**TASK REQUIREMENTS**
From the first record through the last, copy each one exactly.

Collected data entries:

---

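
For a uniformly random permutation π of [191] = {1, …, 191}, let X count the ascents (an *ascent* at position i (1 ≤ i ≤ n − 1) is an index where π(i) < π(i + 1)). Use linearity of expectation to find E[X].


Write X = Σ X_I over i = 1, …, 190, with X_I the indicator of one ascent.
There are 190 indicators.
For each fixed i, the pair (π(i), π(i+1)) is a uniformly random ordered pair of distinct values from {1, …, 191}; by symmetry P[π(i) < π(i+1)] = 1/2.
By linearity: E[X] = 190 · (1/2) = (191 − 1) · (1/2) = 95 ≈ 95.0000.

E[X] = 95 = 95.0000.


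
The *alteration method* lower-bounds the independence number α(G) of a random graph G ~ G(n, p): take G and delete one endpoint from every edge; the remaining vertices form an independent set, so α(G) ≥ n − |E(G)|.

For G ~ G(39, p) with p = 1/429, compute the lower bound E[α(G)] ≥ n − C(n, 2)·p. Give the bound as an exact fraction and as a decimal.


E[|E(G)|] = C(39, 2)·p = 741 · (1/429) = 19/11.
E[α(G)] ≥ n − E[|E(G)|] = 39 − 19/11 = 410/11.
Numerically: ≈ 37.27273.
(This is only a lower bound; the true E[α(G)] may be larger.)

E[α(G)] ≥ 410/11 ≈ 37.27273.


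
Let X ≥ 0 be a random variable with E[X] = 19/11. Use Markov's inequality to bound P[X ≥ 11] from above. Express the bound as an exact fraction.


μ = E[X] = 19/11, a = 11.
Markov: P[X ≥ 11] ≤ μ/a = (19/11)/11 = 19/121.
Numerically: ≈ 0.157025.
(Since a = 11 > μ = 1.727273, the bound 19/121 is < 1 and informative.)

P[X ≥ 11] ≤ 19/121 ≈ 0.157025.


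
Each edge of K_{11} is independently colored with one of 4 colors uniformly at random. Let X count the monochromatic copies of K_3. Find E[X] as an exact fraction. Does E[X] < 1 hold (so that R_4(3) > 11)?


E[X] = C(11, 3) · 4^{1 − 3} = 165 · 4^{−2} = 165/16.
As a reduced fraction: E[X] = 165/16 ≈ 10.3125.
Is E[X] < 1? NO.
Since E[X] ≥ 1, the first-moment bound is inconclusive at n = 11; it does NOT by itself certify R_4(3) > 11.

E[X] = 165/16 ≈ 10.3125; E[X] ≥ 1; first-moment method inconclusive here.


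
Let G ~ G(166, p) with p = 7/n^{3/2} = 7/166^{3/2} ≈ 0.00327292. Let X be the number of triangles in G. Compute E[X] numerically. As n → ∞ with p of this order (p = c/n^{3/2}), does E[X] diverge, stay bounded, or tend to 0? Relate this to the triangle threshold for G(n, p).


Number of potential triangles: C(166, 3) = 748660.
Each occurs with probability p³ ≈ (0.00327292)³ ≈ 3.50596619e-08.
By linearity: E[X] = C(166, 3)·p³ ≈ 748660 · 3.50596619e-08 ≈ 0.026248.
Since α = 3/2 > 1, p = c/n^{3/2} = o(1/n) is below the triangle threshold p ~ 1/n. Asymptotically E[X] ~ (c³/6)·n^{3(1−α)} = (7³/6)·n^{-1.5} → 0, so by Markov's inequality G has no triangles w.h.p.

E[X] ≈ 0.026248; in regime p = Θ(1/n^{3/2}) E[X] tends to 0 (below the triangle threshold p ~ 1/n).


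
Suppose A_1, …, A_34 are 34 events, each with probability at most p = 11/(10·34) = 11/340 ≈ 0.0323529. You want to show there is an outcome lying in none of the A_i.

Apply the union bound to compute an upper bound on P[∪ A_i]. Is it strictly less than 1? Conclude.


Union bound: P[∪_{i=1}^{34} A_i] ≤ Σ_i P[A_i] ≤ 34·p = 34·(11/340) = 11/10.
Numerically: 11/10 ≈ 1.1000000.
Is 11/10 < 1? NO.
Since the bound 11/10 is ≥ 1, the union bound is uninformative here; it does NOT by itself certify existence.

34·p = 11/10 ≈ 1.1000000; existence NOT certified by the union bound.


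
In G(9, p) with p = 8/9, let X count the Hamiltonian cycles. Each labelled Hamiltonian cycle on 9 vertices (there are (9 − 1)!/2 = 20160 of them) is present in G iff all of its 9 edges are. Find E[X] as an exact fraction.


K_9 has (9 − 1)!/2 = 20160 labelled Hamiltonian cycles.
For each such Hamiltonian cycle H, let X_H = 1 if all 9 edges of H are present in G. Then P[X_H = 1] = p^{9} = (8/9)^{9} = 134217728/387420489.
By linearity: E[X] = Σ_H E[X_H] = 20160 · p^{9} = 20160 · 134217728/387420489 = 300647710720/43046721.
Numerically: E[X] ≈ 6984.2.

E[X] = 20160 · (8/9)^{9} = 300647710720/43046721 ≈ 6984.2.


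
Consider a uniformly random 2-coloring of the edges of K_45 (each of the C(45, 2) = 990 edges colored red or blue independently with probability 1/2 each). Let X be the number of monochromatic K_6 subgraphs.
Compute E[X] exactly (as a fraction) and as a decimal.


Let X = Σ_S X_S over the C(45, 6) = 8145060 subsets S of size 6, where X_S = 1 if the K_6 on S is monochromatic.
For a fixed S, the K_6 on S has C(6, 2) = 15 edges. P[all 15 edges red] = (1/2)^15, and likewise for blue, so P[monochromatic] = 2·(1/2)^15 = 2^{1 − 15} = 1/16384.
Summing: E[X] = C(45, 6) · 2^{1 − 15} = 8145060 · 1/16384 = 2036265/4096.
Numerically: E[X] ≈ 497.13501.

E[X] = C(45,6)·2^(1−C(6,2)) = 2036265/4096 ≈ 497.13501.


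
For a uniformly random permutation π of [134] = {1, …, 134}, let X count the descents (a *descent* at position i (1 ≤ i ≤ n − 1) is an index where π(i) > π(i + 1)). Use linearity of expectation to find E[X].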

---

**OUTPUT OF THE EXERCISE**
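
For a uniformly random permutation π of [191] = {1, …, 191}, let X count the ascents (an *ascent* at position i (1 ≤ i ≤ n − 1) is an index where π(i) < π(i + 1)). Use linearity of expectation to find E[X].


Write X = Σ X_I over i = 1, …, 190, with X_I the indicator of one ascent.
There are 190 indicators.
For each fixed i, the pair (π(i), π(i+1)) is a uniformly random ordered pair of distinct values from {1, …, 191}; by symmetry P[π(i) < π(i+1)] = 1/2.
By linearity: E[X] = 190 · (1/2) = (191 − 1) · (1/2) = 95 ≈ 95.0000.

E[X] = 95 = 95.0000.


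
The *alteration method* lower-bounds the independence number α(G) of a random graph G ~ G(n, p): take G and delete one endpoint from every edge; the remaining vertices form an independent set, so α(G) ≥ n − |E(G)|.

For G ~ G(39, p) with p = 1/429, compute the lower bound E[α(G)] ≥ n − C(n, 2)·p. Give the bound as an exact fraction and as a decimal.


E[|E(G)|] = C(39, 2)·p = 741 · (1/429) = 19/11.
E[α(G)] ≥ n − E[|E(G)|] = 39 − 19/11 = 410/11.
Numerically: ≈ 37.27273.
(This is only a lower bound; the true E[α(G)] may be larger.)

E[α(G)] ≥ 410/11 ≈ 37.27273.


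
Let X ≥ 0 be a random variable with E[X] = 19/11. Use Markov's inequality to bound P[X ≥ 11] from above. Express the bound as an exact fraction.


μ = E[X] = 19/11, a = 11.
Markov: P[X ≥ 11] ≤ μ/a = (19/11)/11 = 19/121.
Numerically: ≈ 0.157025.
(Since a = 11 > μ = 1.727273, the bound 19/121 is < 1 and informative.)

P[X ≥ 11] ≤ 19/121 ≈ 0.157025.


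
Each edge of K_{11} is independently colored with one of 4 colors uniformly at random. Let X count the monochromatic copies of K_3. Find E[X] as an exact fraction. Does E[X] < 1 hold (so that R_4(3) > 11)?


E[X] = C(11, 3) · 4^{1 − 3} = 165 · 4^{−2} = 165/16.
As a reduced fraction: E[X] = 165/16 ≈ 10.3125.
Is E[X] < 1? NO.
Since E[X] ≥ 1, the first-moment bound is inconclusive at n = 11; it does NOT by itself certify R_4(3) > 11.

E[X] = 165/16 ≈ 10.3125; E[X] ≥ 1; first-moment method inconclusive here.


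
Let G ~ G(166, p) with p = 7/n^{3/2} = 7/166^{3/2} ≈ 0.00327292. Let X be the number of triangles in G. Compute E[X] numerically. As n → ∞ with p of this order (p = c/n^{3/2}), does E[X] diverge, stay bounded, or tend to 0? Relate this to the triangle threshold for G(n, p).


Number of potential triangles: C(166, 3) = 748660.
Each occurs with probability p³ ≈ (0.00327292)³ ≈ 3.50596619e-08.
By linearity: E[X] = C(166, 3)·p³ ≈ 748660 · 3.50596619e-08 ≈ 0.026248.
Since α = 3/2 > 1, p = c/n^{3/2} = o(1/n) is below the triangle threshold p ~ 1/n. Asymptotically E[X] ~ (c³/6)·n^{3(1−α)} = (7³/6)·n^{-1.5} → 0, so by Markov's inequality G has no triangles w.h.p.

E[X] ≈ 0.026248; in regime p = Θ(1/n^{3/2}) E[X] tends to 0 (below the triangle threshold p ~ 1/n).


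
Suppose A_1, …, A_34 are 34 events, each with probability at most p = 11/(10·34) = 11/340 ≈ 0.0323529. You want to show there is an outcome lying in none of the A_i.

Apply the union bound to compute an upper bound on P[∪ A_i]. Is it strictly less than 1? Conclude.


Union bound: P[∪_{i=1}^{34} A_i] ≤ Σ_i P[A_i] ≤ 34·p = 34·(11/340) = 11/10.
Numerically: 11/10 ≈ 1.1000000.
Is 11/10 < 1? NO.
Since the bound 11/10 is ≥ 1, the union bound is uninformative here; it does NOT by itself certify existence.

34·p = 11/10 ≈ 1.1000000; existence NOT certified by the union bound.


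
In G(9, p) with p = 8/9, let X count the Hamiltonian cycles. Each labelled Hamiltonian cycle on 9 vertices (there are (9 − 1)!/2 = 20160 of them) is present in G iff all of its 9 edges are. Find E[X] as an exact fraction.


K_9 has (9 − 1)!/2 = 20160 labelled Hamiltonian cycles.
For each such Hamiltonian cycle H, let X_H = 1 if all 9 edges of H are present in G. Then P[X_H = 1] = p^{9} = (8/9)^{9} = 134217728/387420489.
By linearity: E[X] = Σ_H E[X_H] = 20160 · p^{9} = 20160 · 134217728/387420489 = 300647710720/43046721.
Numerically: E[X] ≈ 6984.2.

E[X] = 20160 · (8/9)^{9} = 300647710720/43046721 ≈ 6984.2.


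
Consider a uniformly random 2-coloring of the edges of K_45 (each of the C(45, 2) = 990 edges colored red or blue independently with probability 1/2 each). Let X be the number of monochromatic K_6 subgraphs.
Compute E[X] exactly (as a fraction) and as a decimal.


Let X = Σ_S X_S over the C(45, 6) = 8145060 subsets S of size 6, where X_S = 1 if the K_6 on S is monochromatic.
For a fixed S, the K_6 on S has C(6, 2) = 15 edges. P[all 15 edges red] = (1/2)^15, and likewise for blue, so P[monochromatic] = 2·(1/2)^15 = 2^{1 − 15} = 1/16384.
Summing: E[X] = C(45, 6) · 2^{1 − 15} = 8145060 · 1/16384 = 2036265/4096.
Numerically: E[X] ≈ 497.13501.

E[X] = C(45,6)·2^(1−C(6,2)) = 2036265/4096 ≈ 497.13501.


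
For a uniformly random permutation π of [134] = {1, …, 134}, let X count the descents (a *descent* at position i (1 ≤ i ≤ n − 1) is an index where π(i) > π(i + 1)). Use linearity of expectation to find E[X].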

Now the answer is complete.